*What is expected:*
Restate verbatim the span of lines below between the line with "Find 14^(-1) mod" and the line with "Find the modular", including those two lines, and only that span.

___ Records provided ___

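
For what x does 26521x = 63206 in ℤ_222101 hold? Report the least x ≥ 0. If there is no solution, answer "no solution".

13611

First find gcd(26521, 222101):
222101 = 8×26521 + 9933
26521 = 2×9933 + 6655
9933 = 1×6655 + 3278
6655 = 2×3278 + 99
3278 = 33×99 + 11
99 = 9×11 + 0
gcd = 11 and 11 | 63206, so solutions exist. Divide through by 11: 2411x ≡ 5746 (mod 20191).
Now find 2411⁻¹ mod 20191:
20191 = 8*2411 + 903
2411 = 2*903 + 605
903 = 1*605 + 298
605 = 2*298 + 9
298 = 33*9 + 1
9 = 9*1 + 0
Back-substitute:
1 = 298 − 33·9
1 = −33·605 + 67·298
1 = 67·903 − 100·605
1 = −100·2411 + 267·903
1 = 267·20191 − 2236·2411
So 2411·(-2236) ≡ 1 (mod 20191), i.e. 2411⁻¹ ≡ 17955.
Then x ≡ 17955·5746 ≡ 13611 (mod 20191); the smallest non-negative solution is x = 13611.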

___
___ Records provided ___

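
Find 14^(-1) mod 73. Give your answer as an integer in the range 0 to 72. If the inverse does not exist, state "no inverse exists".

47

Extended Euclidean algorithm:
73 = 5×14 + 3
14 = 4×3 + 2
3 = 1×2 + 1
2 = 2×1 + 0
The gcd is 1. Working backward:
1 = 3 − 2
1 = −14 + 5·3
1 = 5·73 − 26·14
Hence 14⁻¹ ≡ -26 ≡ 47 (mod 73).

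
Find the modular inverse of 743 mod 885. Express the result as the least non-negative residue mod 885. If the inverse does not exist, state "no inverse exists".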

___

*Answer to this task:*
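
Find 14^(-1) mod 73. Give your answer as an integer in the range 0 to 72. If the inverse does not exist, state "no inverse exists".

47

Extended Euclidean algorithm:
73 = 5×14 + 3
14 = 4×3 + 2
3 = 1×2 + 1
2 = 2×1 + 0
The gcd is 1. Working backward:
1 = 3 − 2
1 = −14 + 5·3
1 = 5·73 − 26·14
Hence 14⁻¹ ≡ -26 ≡ 47 (mod 73).

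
Find the modular inverse of 743 mod 885. Express the result as the least non-negative residue mod 885. If the inverse does not exist, state "no inverse exists".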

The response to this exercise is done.